#### Records for this task

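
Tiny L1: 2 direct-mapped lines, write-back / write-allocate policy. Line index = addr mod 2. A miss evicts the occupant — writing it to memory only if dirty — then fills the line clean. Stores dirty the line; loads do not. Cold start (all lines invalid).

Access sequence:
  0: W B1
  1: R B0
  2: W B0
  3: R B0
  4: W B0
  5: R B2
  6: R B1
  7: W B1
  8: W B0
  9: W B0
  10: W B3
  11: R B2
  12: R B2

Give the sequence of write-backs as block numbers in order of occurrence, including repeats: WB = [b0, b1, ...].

  0 | W B1 → L1 miss [D]
  1 | R B0 → L0 miss [-]
  2 | W B0 → L0 hit [D]
  3 | R B0 → L0 hit [D]
  4 | W B0 → L0 hit [D]
  5 | R B2 → L0 miss wb→B0 [-]
  6 | R B1 → L1 hit [D]
  7 | W B1 → L1 hit [D]
  8 | W B0 → L0 miss [D]
  9 | W B0 → L0 hit [D]
  10 | W B3 → L1 miss wb→B1 [D]
  11 | R B2 → L0 miss wb→B0 [-]
  12 | R B2 → L0 hit [-]

WB = [0, 1, 0]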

########

Exercise description
Output the lines above verbatim and in full.

Your solution
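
Tiny L1: 2 direct-mapped lines, write-back / write-allocate policy. Line index = addr mod 2. A miss evicts the occupant — writing it to memory only if dirty — then fills the line clean. Stores dirty the line; loads do not. Cold start (all lines invalid).

Access sequence:
  0: W B1
  1: R B0
  2: W B0
  3: R B0
  4: W B0
  5: R B2
  6: R B1
  7: W B1
  8: W B0
  9: W B0
  10: W B3
  11: R B2
  12: R B2

Give the sequence of write-backs as block numbers in order of occurrence, including repeats: WB = [b0, b1, ...].

  0 | W B1 → L1 miss [D]
  1 | R B0 → L0 miss [-]
  2 | W B0 → L0 hit [D]
  3 | R B0 → L0 hit [D]
  4 | W B0 → L0 hit [D]
  5 | R B2 → L0 miss wb→B0 [-]
  6 | R B1 → L1 hit [D]
  7 | W B1 → L1 hit [D]
  8 | W B0 → L0 miss [D]
  9 | W B0 → L0 hit [D]
  10 | W B3 → L1 miss wb→B1 [D]
  11 | R B2 → L0 miss wb→B0 [-]
  12 | R B2 → L0 hit [-]

WB = [0, 1, 0]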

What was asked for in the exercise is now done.